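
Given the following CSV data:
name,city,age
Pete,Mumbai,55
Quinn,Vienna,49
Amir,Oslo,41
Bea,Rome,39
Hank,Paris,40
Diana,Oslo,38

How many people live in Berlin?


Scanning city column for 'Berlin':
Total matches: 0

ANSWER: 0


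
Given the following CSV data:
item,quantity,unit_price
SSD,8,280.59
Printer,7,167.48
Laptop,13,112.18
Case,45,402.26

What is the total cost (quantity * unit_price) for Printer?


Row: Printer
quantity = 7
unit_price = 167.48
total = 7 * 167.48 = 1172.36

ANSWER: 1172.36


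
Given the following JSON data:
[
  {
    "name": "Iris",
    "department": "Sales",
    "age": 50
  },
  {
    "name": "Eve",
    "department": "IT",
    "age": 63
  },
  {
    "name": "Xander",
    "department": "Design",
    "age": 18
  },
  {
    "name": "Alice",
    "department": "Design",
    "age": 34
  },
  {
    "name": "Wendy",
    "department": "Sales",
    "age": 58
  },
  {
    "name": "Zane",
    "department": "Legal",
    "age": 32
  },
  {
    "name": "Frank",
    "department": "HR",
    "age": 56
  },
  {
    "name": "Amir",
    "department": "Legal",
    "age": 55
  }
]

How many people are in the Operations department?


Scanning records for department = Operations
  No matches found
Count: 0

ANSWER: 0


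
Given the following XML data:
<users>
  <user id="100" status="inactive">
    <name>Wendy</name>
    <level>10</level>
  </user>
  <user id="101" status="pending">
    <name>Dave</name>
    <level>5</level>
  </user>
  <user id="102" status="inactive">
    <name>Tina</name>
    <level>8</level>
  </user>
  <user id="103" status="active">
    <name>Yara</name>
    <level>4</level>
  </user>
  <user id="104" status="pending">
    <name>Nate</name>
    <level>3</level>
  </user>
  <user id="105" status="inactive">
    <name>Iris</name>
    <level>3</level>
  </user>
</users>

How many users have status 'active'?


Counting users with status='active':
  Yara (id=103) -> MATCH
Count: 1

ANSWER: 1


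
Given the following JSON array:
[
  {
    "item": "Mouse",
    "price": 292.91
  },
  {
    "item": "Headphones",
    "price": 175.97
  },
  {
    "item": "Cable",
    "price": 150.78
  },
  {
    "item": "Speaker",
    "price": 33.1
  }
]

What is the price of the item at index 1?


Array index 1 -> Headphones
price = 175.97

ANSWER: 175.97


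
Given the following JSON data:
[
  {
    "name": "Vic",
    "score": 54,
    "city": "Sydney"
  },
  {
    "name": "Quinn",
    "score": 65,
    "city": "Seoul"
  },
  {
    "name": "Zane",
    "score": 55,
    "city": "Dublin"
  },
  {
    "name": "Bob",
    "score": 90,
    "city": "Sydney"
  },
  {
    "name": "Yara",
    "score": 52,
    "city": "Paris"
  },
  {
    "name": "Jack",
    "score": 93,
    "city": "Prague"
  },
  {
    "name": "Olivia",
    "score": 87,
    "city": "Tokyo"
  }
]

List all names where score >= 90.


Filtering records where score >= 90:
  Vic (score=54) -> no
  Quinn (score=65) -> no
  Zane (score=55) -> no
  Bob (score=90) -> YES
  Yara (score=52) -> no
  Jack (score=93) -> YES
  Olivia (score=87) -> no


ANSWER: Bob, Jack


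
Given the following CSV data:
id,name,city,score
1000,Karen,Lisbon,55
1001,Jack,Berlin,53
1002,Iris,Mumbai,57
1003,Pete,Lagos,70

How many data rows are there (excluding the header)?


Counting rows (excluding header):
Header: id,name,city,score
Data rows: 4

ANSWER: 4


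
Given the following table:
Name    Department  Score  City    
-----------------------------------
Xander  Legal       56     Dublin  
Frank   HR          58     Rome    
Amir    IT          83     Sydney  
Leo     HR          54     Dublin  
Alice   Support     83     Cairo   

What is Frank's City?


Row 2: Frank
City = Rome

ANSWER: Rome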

########################################

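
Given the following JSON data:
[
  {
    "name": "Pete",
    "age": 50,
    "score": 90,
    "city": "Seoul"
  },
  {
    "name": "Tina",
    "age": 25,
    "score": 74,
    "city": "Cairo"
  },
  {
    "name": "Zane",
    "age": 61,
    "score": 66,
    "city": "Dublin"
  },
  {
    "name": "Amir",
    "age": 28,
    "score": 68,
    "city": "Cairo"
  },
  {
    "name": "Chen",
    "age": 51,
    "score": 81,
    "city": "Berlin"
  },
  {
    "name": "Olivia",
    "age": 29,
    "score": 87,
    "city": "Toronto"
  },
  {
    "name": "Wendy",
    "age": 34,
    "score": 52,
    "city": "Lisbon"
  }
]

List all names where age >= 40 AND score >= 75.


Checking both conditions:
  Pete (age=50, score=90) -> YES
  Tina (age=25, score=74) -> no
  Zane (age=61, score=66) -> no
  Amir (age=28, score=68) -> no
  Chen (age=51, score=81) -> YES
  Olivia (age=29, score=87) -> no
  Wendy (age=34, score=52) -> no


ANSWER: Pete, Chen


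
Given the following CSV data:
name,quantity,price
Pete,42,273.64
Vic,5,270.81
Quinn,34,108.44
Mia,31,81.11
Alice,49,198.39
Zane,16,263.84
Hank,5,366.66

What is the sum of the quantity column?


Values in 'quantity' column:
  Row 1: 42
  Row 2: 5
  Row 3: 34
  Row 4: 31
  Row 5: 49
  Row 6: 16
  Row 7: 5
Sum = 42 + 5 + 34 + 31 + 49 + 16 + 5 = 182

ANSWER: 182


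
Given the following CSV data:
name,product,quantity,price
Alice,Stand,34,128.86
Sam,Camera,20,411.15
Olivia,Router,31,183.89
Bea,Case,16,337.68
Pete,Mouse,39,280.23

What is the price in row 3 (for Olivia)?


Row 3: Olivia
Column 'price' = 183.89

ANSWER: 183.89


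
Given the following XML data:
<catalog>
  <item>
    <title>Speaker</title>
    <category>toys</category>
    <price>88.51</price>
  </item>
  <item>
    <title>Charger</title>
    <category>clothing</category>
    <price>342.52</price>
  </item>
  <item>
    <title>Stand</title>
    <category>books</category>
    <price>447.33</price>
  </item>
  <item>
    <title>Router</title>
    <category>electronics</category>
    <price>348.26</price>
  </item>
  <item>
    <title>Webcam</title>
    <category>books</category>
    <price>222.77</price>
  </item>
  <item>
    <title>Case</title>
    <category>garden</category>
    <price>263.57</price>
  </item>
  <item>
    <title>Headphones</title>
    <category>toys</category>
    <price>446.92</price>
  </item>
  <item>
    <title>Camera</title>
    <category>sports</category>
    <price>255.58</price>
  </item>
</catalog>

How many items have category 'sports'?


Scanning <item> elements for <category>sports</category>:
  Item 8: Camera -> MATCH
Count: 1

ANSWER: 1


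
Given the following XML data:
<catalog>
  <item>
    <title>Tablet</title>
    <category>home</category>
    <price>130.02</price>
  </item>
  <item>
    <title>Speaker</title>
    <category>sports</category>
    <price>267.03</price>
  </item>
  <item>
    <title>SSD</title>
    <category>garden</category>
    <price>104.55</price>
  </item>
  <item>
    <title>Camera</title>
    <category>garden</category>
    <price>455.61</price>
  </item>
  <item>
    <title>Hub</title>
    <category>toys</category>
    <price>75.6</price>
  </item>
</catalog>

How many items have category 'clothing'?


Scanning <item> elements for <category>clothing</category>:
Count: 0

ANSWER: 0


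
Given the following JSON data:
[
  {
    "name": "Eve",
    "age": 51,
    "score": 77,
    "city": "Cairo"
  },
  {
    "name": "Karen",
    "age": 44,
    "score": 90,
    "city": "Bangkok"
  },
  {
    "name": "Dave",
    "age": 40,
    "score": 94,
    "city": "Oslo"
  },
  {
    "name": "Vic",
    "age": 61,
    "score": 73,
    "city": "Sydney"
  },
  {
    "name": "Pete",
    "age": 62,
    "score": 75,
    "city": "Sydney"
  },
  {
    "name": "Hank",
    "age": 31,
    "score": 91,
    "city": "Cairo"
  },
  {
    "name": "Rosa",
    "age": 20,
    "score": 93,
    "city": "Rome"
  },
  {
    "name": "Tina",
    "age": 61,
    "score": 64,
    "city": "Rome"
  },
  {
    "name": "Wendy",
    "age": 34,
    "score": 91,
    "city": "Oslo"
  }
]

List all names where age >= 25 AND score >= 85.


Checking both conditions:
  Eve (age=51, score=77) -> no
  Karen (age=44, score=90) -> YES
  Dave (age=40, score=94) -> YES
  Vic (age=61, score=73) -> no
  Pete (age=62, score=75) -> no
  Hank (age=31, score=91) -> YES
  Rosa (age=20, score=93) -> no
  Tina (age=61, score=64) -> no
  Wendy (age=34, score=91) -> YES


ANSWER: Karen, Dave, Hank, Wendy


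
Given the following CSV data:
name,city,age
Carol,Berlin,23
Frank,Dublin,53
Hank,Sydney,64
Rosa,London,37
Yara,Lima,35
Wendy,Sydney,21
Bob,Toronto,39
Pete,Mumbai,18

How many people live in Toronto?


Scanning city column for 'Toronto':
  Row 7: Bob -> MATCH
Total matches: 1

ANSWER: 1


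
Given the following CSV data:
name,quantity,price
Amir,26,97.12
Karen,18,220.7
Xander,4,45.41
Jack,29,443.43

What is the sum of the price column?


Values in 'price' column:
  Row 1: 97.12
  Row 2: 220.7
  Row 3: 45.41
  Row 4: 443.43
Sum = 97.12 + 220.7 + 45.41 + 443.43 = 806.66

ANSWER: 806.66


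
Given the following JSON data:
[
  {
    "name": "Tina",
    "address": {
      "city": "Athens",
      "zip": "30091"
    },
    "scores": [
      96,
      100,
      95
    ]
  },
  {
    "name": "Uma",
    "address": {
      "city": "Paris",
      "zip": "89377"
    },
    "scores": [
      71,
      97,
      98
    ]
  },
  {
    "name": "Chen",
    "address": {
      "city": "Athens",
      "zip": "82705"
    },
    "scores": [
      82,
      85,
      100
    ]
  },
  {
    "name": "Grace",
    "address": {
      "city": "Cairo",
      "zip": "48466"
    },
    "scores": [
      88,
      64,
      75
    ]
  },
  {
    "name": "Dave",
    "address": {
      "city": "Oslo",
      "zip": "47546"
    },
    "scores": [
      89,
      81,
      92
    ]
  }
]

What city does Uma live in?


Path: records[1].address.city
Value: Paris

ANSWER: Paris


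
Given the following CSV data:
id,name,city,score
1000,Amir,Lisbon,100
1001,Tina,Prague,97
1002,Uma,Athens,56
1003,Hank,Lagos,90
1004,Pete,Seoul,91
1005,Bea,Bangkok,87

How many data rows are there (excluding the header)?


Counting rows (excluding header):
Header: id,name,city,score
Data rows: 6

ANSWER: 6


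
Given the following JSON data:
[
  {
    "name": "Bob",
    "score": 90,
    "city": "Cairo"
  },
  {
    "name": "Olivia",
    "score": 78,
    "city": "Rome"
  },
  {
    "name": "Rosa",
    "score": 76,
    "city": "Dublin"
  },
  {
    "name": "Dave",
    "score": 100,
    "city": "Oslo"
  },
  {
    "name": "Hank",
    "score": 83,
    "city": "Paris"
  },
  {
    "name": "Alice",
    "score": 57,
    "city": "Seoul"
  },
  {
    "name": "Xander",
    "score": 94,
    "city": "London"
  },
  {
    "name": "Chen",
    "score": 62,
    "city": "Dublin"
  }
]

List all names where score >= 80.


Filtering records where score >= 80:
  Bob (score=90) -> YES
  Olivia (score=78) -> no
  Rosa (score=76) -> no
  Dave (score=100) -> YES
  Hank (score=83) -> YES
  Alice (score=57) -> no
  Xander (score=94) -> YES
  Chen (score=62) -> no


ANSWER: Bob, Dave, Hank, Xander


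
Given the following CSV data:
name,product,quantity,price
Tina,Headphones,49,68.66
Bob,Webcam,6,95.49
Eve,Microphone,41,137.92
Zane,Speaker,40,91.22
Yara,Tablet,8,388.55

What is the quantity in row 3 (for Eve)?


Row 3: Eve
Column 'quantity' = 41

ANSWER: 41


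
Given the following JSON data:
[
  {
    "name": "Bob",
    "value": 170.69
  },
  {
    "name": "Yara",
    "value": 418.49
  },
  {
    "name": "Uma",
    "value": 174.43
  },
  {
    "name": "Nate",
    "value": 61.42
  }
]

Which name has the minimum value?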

########################################

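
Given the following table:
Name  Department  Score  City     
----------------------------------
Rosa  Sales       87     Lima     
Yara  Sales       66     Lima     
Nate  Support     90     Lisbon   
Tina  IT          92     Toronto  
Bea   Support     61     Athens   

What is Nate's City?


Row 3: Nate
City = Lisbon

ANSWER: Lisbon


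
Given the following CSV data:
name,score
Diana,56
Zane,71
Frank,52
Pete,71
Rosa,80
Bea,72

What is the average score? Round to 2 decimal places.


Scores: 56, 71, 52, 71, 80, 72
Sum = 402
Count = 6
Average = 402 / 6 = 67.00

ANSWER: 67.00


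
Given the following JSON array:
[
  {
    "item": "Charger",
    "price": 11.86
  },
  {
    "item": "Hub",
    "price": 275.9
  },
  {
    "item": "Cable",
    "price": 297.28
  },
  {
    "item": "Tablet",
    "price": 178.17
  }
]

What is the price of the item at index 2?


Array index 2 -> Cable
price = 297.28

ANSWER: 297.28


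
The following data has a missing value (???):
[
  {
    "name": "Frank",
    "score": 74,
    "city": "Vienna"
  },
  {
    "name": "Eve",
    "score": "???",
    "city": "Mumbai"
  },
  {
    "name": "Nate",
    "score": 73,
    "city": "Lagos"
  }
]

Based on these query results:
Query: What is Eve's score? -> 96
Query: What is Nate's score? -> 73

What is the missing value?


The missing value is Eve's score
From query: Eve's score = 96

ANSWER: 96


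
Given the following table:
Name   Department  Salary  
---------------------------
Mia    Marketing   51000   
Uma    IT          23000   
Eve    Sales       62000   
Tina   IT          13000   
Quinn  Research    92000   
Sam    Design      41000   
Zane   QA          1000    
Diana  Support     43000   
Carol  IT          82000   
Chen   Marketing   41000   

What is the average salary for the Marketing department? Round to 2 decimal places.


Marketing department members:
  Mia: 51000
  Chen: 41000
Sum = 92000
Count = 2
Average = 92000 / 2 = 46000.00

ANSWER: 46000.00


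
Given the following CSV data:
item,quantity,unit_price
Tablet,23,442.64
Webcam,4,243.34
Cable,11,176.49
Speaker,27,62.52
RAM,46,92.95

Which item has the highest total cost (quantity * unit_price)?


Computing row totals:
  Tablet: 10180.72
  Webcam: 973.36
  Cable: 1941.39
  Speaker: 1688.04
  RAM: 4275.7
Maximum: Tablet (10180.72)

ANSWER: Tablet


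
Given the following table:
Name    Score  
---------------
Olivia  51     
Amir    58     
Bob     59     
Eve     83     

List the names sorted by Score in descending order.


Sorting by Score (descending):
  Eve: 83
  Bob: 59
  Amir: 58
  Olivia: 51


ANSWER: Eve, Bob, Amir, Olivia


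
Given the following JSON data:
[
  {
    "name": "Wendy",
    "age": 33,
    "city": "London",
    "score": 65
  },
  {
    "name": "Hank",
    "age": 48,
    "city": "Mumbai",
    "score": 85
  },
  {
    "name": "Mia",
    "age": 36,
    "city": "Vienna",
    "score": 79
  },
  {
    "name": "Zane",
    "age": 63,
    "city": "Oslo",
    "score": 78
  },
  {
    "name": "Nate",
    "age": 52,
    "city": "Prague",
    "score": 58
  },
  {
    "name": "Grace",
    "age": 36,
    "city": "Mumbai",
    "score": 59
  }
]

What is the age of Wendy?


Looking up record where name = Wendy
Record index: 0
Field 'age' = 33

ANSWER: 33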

########################################

Copy out the range of lines above starting at the line with "Wendy,Sydney,21" and ending at the line with "Xander,4,45.41", exactly and including both.

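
Wendy,Sydney,21
Bob,Toronto,39
Pete,Mumbai,18

How many people live in Toronto?


Scanning city column for 'Toronto':
  Row 7: Bob -> MATCH
Total matches: 1

ANSWER: 1


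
Given the following CSV data:
name,quantity,price
Amir,26,97.12
Karen,18,220.7
Xander,4,45.41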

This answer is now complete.